### DIRECTIONS FOR THIS TASK
Take the records below and retype them line by line, from the first line through the one containing "Answer: $-486434702$"; stop there.

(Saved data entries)
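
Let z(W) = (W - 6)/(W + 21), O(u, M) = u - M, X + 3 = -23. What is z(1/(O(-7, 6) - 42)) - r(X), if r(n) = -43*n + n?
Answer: -1260499/1154 ≈ -1092.3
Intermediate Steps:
X = -26 (X = -3 - 23 = -26)
z(W) = (-6 + W)/(21 + W)
r(n) = -42*n
z(1/(O(-7, 6) - 42)) - r(X) = (-6 + 1/((-7 - 1*6) - 42))/(21 + 1/((-7 - 1*6) - 42)) - (-42)*(-26) = (-6 + 1/((-7 - 6) - 42))/(21 + 1/((-7 - 6) - 42)) - 1*1092 = (-6 + 1/(-13 - 42))/(21 + 1/(-13 - 42)) - 1092 = (-6 + 1/(-55))/(21 + 1/(-55)) - 1092 = (-6 - 1/55)/(21 - 1/55) - 1092 = -331/55/(1154/55) - 1092 = (55/1154)*(-331/55) - 1092 = -331/1154 - 1092 = -1260499/1154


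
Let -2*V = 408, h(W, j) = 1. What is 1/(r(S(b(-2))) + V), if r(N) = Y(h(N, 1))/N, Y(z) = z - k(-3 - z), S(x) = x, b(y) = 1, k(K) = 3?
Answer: -1/206 ≈ -0.0048544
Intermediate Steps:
Y(z) = -3 + z (Y(z) = z - 1*3 = z - 3 = -3 + z)
V = -204 (V = -½*408 = -204)
r(N) = -2/N (r(N) = (-3 + 1)/N = -2/N)
1/(r(S(b(-2))) + V) = 1/(-2/1 - 204) = 1/(-2*1 - 204) = 1/(-2 - 204) = 1/(-206) = -1/206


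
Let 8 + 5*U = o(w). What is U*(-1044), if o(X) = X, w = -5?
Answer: 13572/5 ≈ 2714.4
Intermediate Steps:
U = -13/5 (U = -8/5 + (1/5)*(-5) = -8/5 - 1 = -13/5 ≈ -2.6000)
U*(-1044) = -13/5*(-1044) = 13572/5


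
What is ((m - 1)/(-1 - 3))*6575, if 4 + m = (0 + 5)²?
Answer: -32875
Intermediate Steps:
m = 21 (m = -4 + (0 + 5)² = -4 + 5² = -4 + 25 = 21)
((m - 1)/(-1 - 3))*6575 = ((21 - 1)/(-1 - 3))*6575 = (20/(-4))*6575 = (20*(-¼))*6575 = -5*6575 = -32875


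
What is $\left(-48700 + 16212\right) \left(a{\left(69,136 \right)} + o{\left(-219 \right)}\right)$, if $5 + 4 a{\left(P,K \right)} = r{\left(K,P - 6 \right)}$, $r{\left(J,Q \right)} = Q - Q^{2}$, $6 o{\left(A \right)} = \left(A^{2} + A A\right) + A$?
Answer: $-486434702$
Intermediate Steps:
$o{\left(A \right)} = \frac{A^{2}}{3} + \frac{A}{6}$ ($o{\left(A \right)} = \frac{\left(A^{2} + A A\right) + A}{6} = \frac{\left(A^{2} + A^{2}\right) + A}{6} = \frac{2 A^{2} + A}{6} = \frac{A + 2 A^{2}}{6} = \frac{A^{2}}{3} + \frac{A}{6}$)
$a{\left(P,K \right)} = - \frac{5}{4} + \frac{\left(-6 + P\right) \left(7 - P\right)}{4}$ ($a{\left(P,K \right)} = - \frac{5}{4} + \frac{\left(P - 6\right) \left(1 - \left(P - 6\right)\right)}{4} = - \frac{5}{4} + \frac{\left(-6 + P\right) \left(1 - \left(-6 + P\right)\right)}{4} = - \frac{5}{4} + \frac{\left(-6 + P\right) \left(7 - P\right)}{4}$)
$\left(-48700 + 16212\right) \left(a{\left(69,136 \right)} + o{\left(-219 \right)}\right) = \left(-48700 + 16212\right) \left(\left(- \frac{47}{4} - \frac{69^{2}}{4} + \frac{13}{4} \cdot 69\right) + \frac{1}{6} \left(-219\right) \left(1 + 2 \left(-219\right)\right)\right) = - 32488 \left(\left(- \frac{47}{4} - \frac{4761}{4} + \frac{897}{4}\right) + \frac{1}{6} \left(-219\right) \left(1 - 438\right)\right) = - 32488 \left(\left(- \frac{47}{4} - \frac{4761}{4} + \frac{897}{4}\right) + \frac{1}{6} \left(-219\right) \left(-437\right)\right) = - 32488 \left(- \frac{3911}{4} + \frac{31901}{2}\right) = \left(-32488\right) \frac{59891}{4} = -486434702$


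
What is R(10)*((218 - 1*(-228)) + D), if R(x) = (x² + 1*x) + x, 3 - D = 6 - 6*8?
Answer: 58920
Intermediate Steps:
D = 45 (D = 3 - (6 - 6*8) = 3 - (6 - 48) = 3 - 1*(-42) = 3 + 42 = 45)
R(x) = x² + 2*x (R(x) = (x² + x) + x = (x + x²) + x = x² + 2*x)
R(10)*((218 - 1*(-228)) + D) = (10*(2 + 10))*((218 - 1*(-228)) + 45) = (10*12)*((218 + 228) + 45) = 120*(446 + 45) = 120*491 = 58920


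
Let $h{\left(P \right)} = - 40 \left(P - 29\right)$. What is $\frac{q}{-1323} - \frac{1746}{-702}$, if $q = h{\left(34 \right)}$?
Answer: $\frac{45377}{17199} \approx 2.6384$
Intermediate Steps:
$h{\left(P \right)} = 1160 - 40 P$ ($h{\left(P \right)} = - 40 \left(-29 + P\right) = 1160 - 40 P$)
$q = -200$ ($q = 1160 - 1360 = -200$)
$\frac{q}{-1323} - \frac{1746}{-702} = - \frac{200}{-1323} - \frac{1746}{-702} = \left(-200\right) \left(- \frac{1}{1323}\right) - - \frac{97}{39} = \frac{200}{1323} + \frac{97}{39} = \frac{45377}{17199}$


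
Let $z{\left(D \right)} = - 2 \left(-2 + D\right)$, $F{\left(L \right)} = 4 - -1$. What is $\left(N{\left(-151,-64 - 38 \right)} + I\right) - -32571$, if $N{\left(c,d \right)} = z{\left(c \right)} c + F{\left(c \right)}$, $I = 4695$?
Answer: $-8935$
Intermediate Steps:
$F{\left(L \right)} = 5$ ($F{\left(L \right)} = 4 + 1 = 5$)
$z{\left(D \right)} = 4 - 2 D$
$N{\left(c,d \right)} = 5 + c \left(4 - 2 c\right)$ ($N{\left(c,d \right)} = \left(4 - 2 c\right) c + 5 = c \left(4 - 2 c\right) + 5 = 5 + c \left(4 - 2 c\right)$)
$\left(N{\left(-151,-64 - 38 \right)} + I\right) - -32571 = \left(\left(5 - - 302 \left(-2 - 151\right)\right) + 4695\right) - -32571 = \left(\left(5 - \left(-302\right) \left(-153\right)\right) + 4695\right) + 32571 = \left(\left(5 - 46206\right) + 4695\right) + 32571 = \left(-46201 + 4695\right) + 32571 = -41506 + 32571 = -8935$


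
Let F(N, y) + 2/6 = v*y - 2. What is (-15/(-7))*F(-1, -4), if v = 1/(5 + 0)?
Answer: -47/7 ≈ -6.7143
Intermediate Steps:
v = 1/5 ≈ 0.20000
F(N, y) = -7/3 + y/5 (F(N, y) = -1/3 + (y/5 - 2) = -1/3 + (-2 + y/5) = -7/3 + y/5)
(-15/(-7))*F(-1, -4) = (-15/(-7))*(-7/3 + (1/5)*(-4)) = (-15*(-1/7))*(-7/3 - 4/5) = (15/7)*(-47/15) = -47/7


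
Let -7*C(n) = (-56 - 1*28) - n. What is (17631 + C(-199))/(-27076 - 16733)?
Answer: -123302/306663 ≈ -0.40208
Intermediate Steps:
C(n) = 12 + n/7 (C(n) = -((-56 - 1*28) - n)/7 = -((-56 - 28) - n)/7 = -(-84 - n)/7 = 12 + n/7)
(17631 + C(-199))/(-27076 - 16733) = (17631 + (12 + (⅐)*(-199)))/(-27076 - 16733) = (17631 + (12 - 199/7))/(-43809) = (17631 - 115/7)*(-1/43809) = (123302/7)*(-1/43809) = -123302/306663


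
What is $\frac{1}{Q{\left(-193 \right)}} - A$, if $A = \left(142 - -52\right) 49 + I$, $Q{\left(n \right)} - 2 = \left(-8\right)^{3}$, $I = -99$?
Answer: $- \frac{4797571}{510} \approx -9407.0$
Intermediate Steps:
$Q{\left(n \right)} = -510$ ($Q{\left(n \right)} = 2 + \left(-8\right)^{3} = 2 - 512 = -510$)
$A = 9407$ ($A = \left(142 - -52\right) 49 - 99 = \left(142 + 52\right) 49 - 99 = 194 \cdot 49 - 99 = 9506 - 99 = 9407$)
$\frac{1}{Q{\left(-193 \right)}} - A = \frac{1}{-510} - 9407 = - \frac{1}{510} - 9407 = - \frac{4797571}{510}$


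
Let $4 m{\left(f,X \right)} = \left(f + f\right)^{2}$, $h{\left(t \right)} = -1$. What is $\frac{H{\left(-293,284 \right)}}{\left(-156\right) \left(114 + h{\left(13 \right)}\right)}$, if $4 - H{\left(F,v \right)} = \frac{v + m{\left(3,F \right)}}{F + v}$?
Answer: $- \frac{329}{158652} \approx -0.0020737$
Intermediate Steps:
$m{\left(f,X \right)} = f^{2}$ ($m{\left(f,X \right)} = \frac{\left(f + f\right)^{2}}{4} = \frac{\left(2 f\right)^{2}}{4} = \frac{4 f^{2}}{4} = f^{2}$)
$H{\left(F,v \right)} = 4 - \frac{9 + v}{F + v}$ ($H{\left(F,v \right)} = 4 - \frac{v + 3^{2}}{F + v} = 4 - \frac{v + 9}{F + v} = 4 - \frac{9 + v}{F + v}$)
$\frac{H{\left(-293,284 \right)}}{\left(-156\right) \left(114 + h{\left(13 \right)}\right)} = \frac{\frac{1}{-293 + 284} \left(-9 + 3 \cdot 284 + 4 \left(-293\right)\right)}{\left(-156\right) \left(114 - 1\right)} = \frac{\frac{1}{-9} \left(-9 + 852 - 1172\right)}{\left(-156\right) 113} = \frac{\left(- \frac{1}{9}\right) \left(-329\right)}{-17628} = \frac{329}{9} \left(- \frac{1}{17628}\right) = - \frac{329}{158652}$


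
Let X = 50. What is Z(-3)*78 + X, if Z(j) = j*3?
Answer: -652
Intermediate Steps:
Z(j) = 3*j
Z(-3)*78 + X = (3*(-3))*78 + 50 = -9*78 + 50 = -702 + 50 = -652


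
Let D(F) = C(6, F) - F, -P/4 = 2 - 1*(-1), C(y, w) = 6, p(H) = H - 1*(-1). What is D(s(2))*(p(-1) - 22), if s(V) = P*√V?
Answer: -132 - 264*√2 ≈ -505.35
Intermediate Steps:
p(H) = 1 + H (p(H) = H + 1 = 1 + H)
P = -12 (P = -4*(2 - 1*(-1)) = -4*(2 + 1) = -4*3 = -12)
s(V) = -12*√V
D(F) = 6 - F
D(s(2))*(p(-1) - 22) = (6 - (-12)*√2)*((1 - 1) - 22) = (6 + 12*√2)*(0 - 22) = (6 + 12*√2)*(-22) = -132 - 264*√2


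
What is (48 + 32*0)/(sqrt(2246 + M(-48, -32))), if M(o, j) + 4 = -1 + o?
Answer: 16*sqrt(2193)/731 ≈ 1.0250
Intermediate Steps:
M(o, j) = -5 + o (M(o, j) = -4 + (-1 + o) = -5 + o)
(48 + 32*0)/(sqrt(2246 + M(-48, -32))) = (48 + 32*0)/(sqrt(2246 + (-5 - 48))) = (48 + 0)/(sqrt(2246 - 53)) = 48/(sqrt(2193)) = 48*(sqrt(2193)/2193) = 16*sqrt(2193)/731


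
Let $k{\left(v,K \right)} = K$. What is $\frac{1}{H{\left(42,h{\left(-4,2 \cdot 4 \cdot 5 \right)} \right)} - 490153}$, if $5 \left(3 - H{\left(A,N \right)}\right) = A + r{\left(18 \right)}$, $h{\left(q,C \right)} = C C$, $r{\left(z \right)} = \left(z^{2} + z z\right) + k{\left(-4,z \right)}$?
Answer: $- \frac{5}{2451458} \approx -2.0396 \cdot 10^{-6}$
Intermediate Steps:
$r{\left(z \right)} = z + 2 z^{2}$ ($r{\left(z \right)} = \left(z^{2} + z z\right) + z = \left(z^{2} + z^{2}\right) + z = 2 z^{2} + z = z + 2 z^{2}$)
$h{\left(q,C \right)} = C^{2}$
$H{\left(A,N \right)} = - \frac{651}{5} - \frac{A}{5}$ ($H{\left(A,N \right)} = 3 - \frac{A + 18 \left(1 + 2 \cdot 18\right)}{5} = 3 - \frac{A + 18 \left(1 + 36\right)}{5} = 3 - \frac{A + 18 \cdot 37}{5} = 3 - \frac{A + 666}{5} = 3 - \frac{666 + A}{5} = 3 - \left(\frac{666}{5} + \frac{A}{5}\right) = - \frac{651}{5} - \frac{A}{5}$)
$\frac{1}{H{\left(42,h{\left(-4,2 \cdot 4 \cdot 5 \right)} \right)} - 490153} = \frac{1}{\left(- \frac{651}{5} - \frac{42}{5}\right) - 490153} = \frac{1}{- \frac{693}{5} - 490153} = \frac{1}{- \frac{2451458}{5}} = - \frac{5}{2451458}$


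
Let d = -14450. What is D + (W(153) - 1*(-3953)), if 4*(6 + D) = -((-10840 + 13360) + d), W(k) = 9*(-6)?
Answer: 13751/2 ≈ 6875.5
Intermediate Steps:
W(k) = -54
D = 5953/2 (D = -6 + (-((-10840 + 13360) - 14450))/4 = -6 + (-(2520 - 14450))/4 = -6 + (-1*(-11930))/4 = -6 + (1/4)*11930 = -6 + 5965/2 = 5953/2 ≈ 2976.5)
D + (W(153) - 1*(-3953)) = 5953/2 + (-54 - 1*(-3953)) = 5953/2 + (-54 + 3953) = 5953/2 + 3899 = 13751/2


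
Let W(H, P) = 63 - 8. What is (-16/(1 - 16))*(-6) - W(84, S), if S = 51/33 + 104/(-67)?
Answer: -307/5 ≈ -61.400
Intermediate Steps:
S = -5/737 (S = 51*(1/33) + 104*(-1/67) = 17/11 - 104/67 = -5/737 ≈ -0.0067843)
W(H, P) = 55
(-16/(1 - 16))*(-6) - W(84, S) = (-16/(1 - 16))*(-6) - 1*55 = (-16/(-15))*(-6) - 55 = -1/15*(-16)*(-6) - 55 = (16/15)*(-6) - 55 = -32/5 - 55 = -307/5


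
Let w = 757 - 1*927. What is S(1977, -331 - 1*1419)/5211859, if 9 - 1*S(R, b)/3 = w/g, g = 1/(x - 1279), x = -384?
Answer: -848103/5211859 ≈ -0.16273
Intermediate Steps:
w = -170 (w = 757 - 927 = -170)
g = -1/1663 (g = 1/(-384 - 1279) = 1/(-1663) = -1/1663 ≈ -0.00060132)
S(R, b) = -848103 (S(R, b) = 27 - (-510)/(-1/1663) = 27 - (-510)*(-1663) = 27 - 3*282710 = 27 - 848130 = -848103)
S(1977, -331 - 1*1419)/5211859 = -848103/5211859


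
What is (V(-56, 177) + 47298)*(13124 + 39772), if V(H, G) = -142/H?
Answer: 17514063960/7 ≈ 2.5020e+9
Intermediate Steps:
(V(-56, 177) + 47298)*(13124 + 39772) = (-142/(-56) + 47298)*(13124 + 39772) = (-142*(-1/56) + 47298)*52896 = (71/28 + 47298)*52896 = (1324415/28)*52896 = 17514063960/7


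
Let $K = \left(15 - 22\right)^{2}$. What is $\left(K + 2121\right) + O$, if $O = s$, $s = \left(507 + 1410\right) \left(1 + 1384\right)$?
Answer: $2657215$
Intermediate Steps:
$s = 2655045$ ($s = 1917 \cdot 1385 = 2655045$)
$O = 2655045$
$K = 49$ ($K = \left(-7\right)^{2} = 49$)
$\left(K + 2121\right) + O = \left(49 + 2121\right) + 2655045 = 2170 + 2655045 = 2657215$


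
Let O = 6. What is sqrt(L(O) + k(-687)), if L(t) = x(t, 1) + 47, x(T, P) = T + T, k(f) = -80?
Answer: I*sqrt(21) ≈ 4.5826*I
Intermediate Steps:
x(T, P) = 2*T
L(t) = 47 + 2*t (L(t) = 2*t + 47 = 47 + 2*t)
sqrt(L(O) + k(-687)) = sqrt((47 + 2*6) - 80) = sqrt((47 + 12) - 80) = sqrt(59 - 80) = sqrt(-21) = I*sqrt(21)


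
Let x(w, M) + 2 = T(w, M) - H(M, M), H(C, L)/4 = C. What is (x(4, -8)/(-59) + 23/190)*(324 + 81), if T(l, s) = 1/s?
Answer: -1399437/8968 ≈ -156.05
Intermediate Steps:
T(l, s) = 1/s
H(C, L) = 4*C
x(w, M) = -2 + 1/M - 4*M (x(w, M) = -2 + (1/M - 4*M) = -2 + 1/M - 4*M)
(x(4, -8)/(-59) + 23/190)*(324 + 81) = ((-2 + 1/(-8) - 4*(-8))/(-59) + 23/190)*(324 + 81) = ((-2 - 1/8 + 32)*(-1/59) + 23*(1/190))*405 = ((239/8)*(-1/59) + 23/190)*405 = (-239/472 + 23/190)*405 = -17277/44840*405 = -1399437/8968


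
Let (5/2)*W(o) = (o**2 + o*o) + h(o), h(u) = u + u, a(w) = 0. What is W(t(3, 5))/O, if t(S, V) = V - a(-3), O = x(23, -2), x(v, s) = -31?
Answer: -24/31 ≈ -0.77419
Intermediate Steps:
O = -31
h(u) = 2*u
t(S, V) = V (t(S, V) = V - 1*0 = V + 0 = V)
W(o) = 4*o/5 + 4*o**2/5 (W(o) = 2*((o**2 + o*o) + 2*o)/5 = 2*((o**2 + o**2) + 2*o)/5 = 2*(2*o**2 + 2*o)/5 = 2*(2*o + 2*o**2)/5 = 4*o/5 + 4*o**2/5)
W(t(3, 5))/O = ((4/5)*5*(1 + 5))/(-31) = ((4/5)*5*6)*(-1/31) = 24*(-1/31) = -24/31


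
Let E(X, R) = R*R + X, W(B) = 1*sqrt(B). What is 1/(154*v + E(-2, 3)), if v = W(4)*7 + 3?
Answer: 1/2625 ≈ 0.00038095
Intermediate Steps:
W(B) = sqrt(B)
E(X, R) = X + R**2 (E(X, R) = R**2 + X = X + R**2)
v = 17 (v = sqrt(4)*7 + 3 = 2*7 + 3 = 14 + 3 = 17)
1/(154*v + E(-2, 3)) = 1/(154*17 + (-2 + 3**2)) = 1/(2618 + (-2 + 9)) = 1/(2618 + 7) = 1/2625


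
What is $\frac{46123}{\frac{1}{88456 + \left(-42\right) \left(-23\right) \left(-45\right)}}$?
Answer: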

### TASK RESULT
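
Let z(W) = (W - 6)/(W + 21), O(u, M) = u - M, X + 3 = -23. What is z(1/(O(-7, 6) - 42)) - r(X), if r(n) = -43*n + n?
Answer: -1260499/1154 ≈ -1092.3
Intermediate Steps:
X = -26 (X = -3 - 23 = -26)
z(W) = (-6 + W)/(21 + W)
r(n) = -42*n
z(1/(O(-7, 6) - 42)) - r(X) = (-6 + 1/((-7 - 1*6) - 42))/(21 + 1/((-7 - 1*6) - 42)) - (-42)*(-26) = (-6 + 1/((-7 - 6) - 42))/(21 + 1/((-7 - 6) - 42)) - 1*1092 = (-6 + 1/(-13 - 42))/(21 + 1/(-13 - 42)) - 1092 = (-6 + 1/(-55))/(21 + 1/(-55)) - 1092 = (-6 - 1/55)/(21 - 1/55) - 1092 = -331/55/(1154/55) - 1092 = (55/1154)*(-331/55) - 1092 = -331/1154 - 1092 = -1260499/1154


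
Let -2*V = 408, h(W, j) = 1. What is 1/(r(S(b(-2))) + V), if r(N) = Y(h(N, 1))/N, Y(z) = z - k(-3 - z), S(x) = x, b(y) = 1, k(K) = 3?
Answer: -1/206 ≈ -0.0048544
Intermediate Steps:
Y(z) = -3 + z (Y(z) = z - 1*3 = z - 3 = -3 + z)
V = -204 (V = -½*408 = -204)
r(N) = -2/N (r(N) = (-3 + 1)/N = -2/N)
1/(r(S(b(-2))) + V) = 1/(-2/1 - 204) = 1/(-2*1 - 204) = 1/(-2 - 204) = 1/(-206) = -1/206


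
Let 8 + 5*U = o(w). What is U*(-1044), if o(X) = X, w = -5?
Answer: 13572/5 ≈ 2714.4
Intermediate Steps:
U = -13/5 (U = -8/5 + (1/5)*(-5) = -8/5 - 1 = -13/5 ≈ -2.6000)
U*(-1044) = -13/5*(-1044) = 13572/5


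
What is ((m - 1)/(-1 - 3))*6575, if 4 + m = (0 + 5)²?
Answer: -32875
Intermediate Steps:
m = 21 (m = -4 + (0 + 5)² = -4 + 5² = -4 + 25 = 21)
((m - 1)/(-1 - 3))*6575 = ((21 - 1)/(-1 - 3))*6575 = (20/(-4))*6575 = (20*(-¼))*6575 = -5*6575 = -32875


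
What is $\left(-48700 + 16212\right) \left(a{\left(69,136 \right)} + o{\left(-219 \right)}\right)$, if $5 + 4 a{\left(P,K \right)} = r{\left(K,P - 6 \right)}$, $r{\left(J,Q \right)} = Q - Q^{2}$, $6 o{\left(A \right)} = \left(A^{2} + A A\right) + A$?
Answer: $-486434702$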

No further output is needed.